Write out the records again, exactly. Nothing may be dropped.

****************

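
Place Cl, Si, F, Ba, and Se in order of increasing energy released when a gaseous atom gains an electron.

Ba < Si < Se < F < Cl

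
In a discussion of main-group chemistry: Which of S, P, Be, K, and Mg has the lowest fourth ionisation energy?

IE_4 is the cost of taking one more electron from the +3 cation: S³⁺ still has 3 valence electrons; P³⁺ still has 2 valence electrons; Be³⁺ is already 1 electron into the core; K³⁺ is already 2 electrons into the core; Mg³⁺ is already 1 electron into the core.
Core electrons are held far more tightly than valence electrons, so K, Mg and Be top the IE_4 order.
Valence configurations: S³⁺ [Ne]3s²3p¹, P³⁺ [Ne]3s².
S³⁺ loses a lone 3p electron whereas P³⁺ must break into a filled 3s² pair, so IE_4(P) > IE_4(S) even though S has the higher nuclear charge.
The numbers (kJ/mol): S 4556, P 4964, Be 21007, K 5877, Mg 10543.
Putting it together, IE_4: S < P < K < Mg < Be.

S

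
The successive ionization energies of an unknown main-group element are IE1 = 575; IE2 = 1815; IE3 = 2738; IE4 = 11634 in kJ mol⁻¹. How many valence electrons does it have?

Look for the largest jump between consecutive ionization energies: IE4/IE3 ≈ 4.2, far larger than any earlier ratio.
That jump marks the point where a core electron is being removed. So the atom has 3 valence electrons.

3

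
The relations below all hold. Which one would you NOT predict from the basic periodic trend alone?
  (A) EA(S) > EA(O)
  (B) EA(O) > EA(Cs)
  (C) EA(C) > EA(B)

(A)

The general trend: electron affinity increases across a period and decreases down a group.
(A) S (period 3, group 16) vs O (period 2, group 16): the stated order contradicts the simple trend.
(B) O (period 2, group 16) vs Cs (period 6, group 1): the stated order agrees with the simple trend.
(C) C (period 2, group 14) vs B (period 2, group 13): the stated order agrees with the simple trend.
The exception is (A): the compact 2p subshell of O repels the added electron more than S's larger 3p does.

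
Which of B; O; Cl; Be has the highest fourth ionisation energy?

The fourth ionization energy removes an electron from the +3 ion. For each element: B³⁺ is the bare [He] core; O³⁺ still has 3 valence electrons; Cl³⁺ still has 4 valence electrons; Be³⁺ is already 1 electron into the core.
Core electrons are held far more tightly than valence electrons, so Be and B top the IE_4 order.
Valence configurations: O³⁺ [He]2s²2p¹, Cl³⁺ [Ne]3s²3p².
Approximate IE_4 values (kJ/mol): B 25026, O 7469, Cl 5159, Be 21007.
Putting it together, IE_4: Cl < O < Be < B.

B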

****************

### TASK RESPONSE
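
Place Cl, Si, F, Ba, and Se in order of increasing energy released when a gaseous atom gains an electron.

Ba < Si < Se < F < Cl

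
In a discussion of main-group chemistry: Which of S, P, Be, K, and Mg has the lowest fourth ionisation energy?

IE_4 is the cost of taking one more electron from the +3 cation: S³⁺ still has 3 valence electrons; P³⁺ still has 2 valence electrons; Be³⁺ is already 1 electron into the core; K³⁺ is already 2 electrons into the core; Mg³⁺ is already 1 electron into the core.
Core electrons are held far more tightly than valence electrons, so K, Mg and Be top the IE_4 order.
Valence configurations: S³⁺ [Ne]3s²3p¹, P³⁺ [Ne]3s².
S³⁺ loses a lone 3p electron whereas P³⁺ must break into a filled 3s² pair, so IE_4(P) > IE_4(S) even though S has the higher nuclear charge.
The numbers (kJ/mol): S 4556, P 4964, Be 21007, K 5877, Mg 10543.
Putting it together, IE_4: S < P < K < Mg < Be.

S

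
The successive ionization energies of an unknown main-group element are IE1 = 575; IE2 = 1815; IE3 = 2738; IE4 = 11634 in kJ mol⁻¹. How many valence electrons does it have?

Look for the largest jump between consecutive ionization energies: IE4/IE3 ≈ 4.2, far larger than any earlier ratio.
That jump marks the point where a core electron is being removed. So the atom has 3 valence electrons.

3

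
The relations below all hold. Which one would you NOT predict from the basic periodic trend alone?
  (A) EA(S) > EA(O)
  (B) EA(O) > EA(Cs)
  (C) EA(C) > EA(B)

(A)

The general trend: electron affinity increases across a period and decreases down a group.
(A) S (period 3, group 16) vs O (period 2, group 16): the stated order contradicts the simple trend.
(B) O (period 2, group 16) vs Cs (period 6, group 1): the stated order agrees with the simple trend.
(C) C (period 2, group 14) vs B (period 2, group 13): the stated order agrees with the simple trend.
The exception is (A): the compact 2p subshell of O repels the added electron more than S's larger 3p does.

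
Which of B; O; Cl; Be has the highest fourth ionisation energy?

The fourth ionization energy removes an electron from the +3 ion. For each element: B³⁺ is the bare [He] core; O³⁺ still has 3 valence electrons; Cl³⁺ still has 4 valence electrons; Be³⁺ is already 1 electron into the core.
Core electrons are held far more tightly than valence electrons, so Be and B top the IE_4 order.
Valence configurations: O³⁺ [He]2s²2p¹, Cl³⁺ [Ne]3s²3p².
Approximate IE_4 values (kJ/mol): B 25026, O 7469, Cl 5159, Be 21007.
Putting it together, IE_4: Cl < O < Be < B.

B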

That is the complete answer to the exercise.